Reproduce all records exactly.

DATA FOR THIS EXERCISE Block Start

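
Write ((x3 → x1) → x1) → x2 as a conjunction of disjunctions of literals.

((x3 → x1) → x1) → x2
⇔ ¬((x3 → x1) → x1) ∨ x2   [eliminate →]
⇔ ¬(¬(x3 → x1) ∨ x1) ∨ x2   [eliminate →]
⇔ ¬(¬(¬x3 ∨ x1) ∨ x1) ∨ x2   [eliminate →]
⇔ ¬¬(¬x3 ∨ x1) ∧ ¬x1 ∨ x2   [De Morgan]
⇔ (¬x3 ∨ x1) ∧ ¬x1 ∨ x2   [double negation]
⇔ (¬x3 ∨ x1 ∨ x2) ∧ (¬x1 ∨ x2)   [distribute ∨ over ∧]

(¬x3 ∨ x1 ∨ x2) ∧ (¬x1 ∨ x2)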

DATA FOR THIS EXERCISE Block End

» **RESULT**
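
Write ((x3 → x1) → x1) → x2 as a conjunction of disjunctions of literals.

((x3 → x1) → x1) → x2
⇔ ¬((x3 → x1) → x1) ∨ x2   [eliminate →]
⇔ ¬(¬(x3 → x1) ∨ x1) ∨ x2   [eliminate →]
⇔ ¬(¬(¬x3 ∨ x1) ∨ x1) ∨ x2   [eliminate →]
⇔ ¬¬(¬x3 ∨ x1) ∧ ¬x1 ∨ x2   [De Morgan]
⇔ (¬x3 ∨ x1) ∧ ¬x1 ∨ x2   [double negation]
⇔ (¬x3 ∨ x1 ∨ x2) ∧ (¬x1 ∨ x2)   [distribute ∨ over ∧]

(¬x3 ∨ x1 ∨ x2) ∧ (¬x1 ∨ x2)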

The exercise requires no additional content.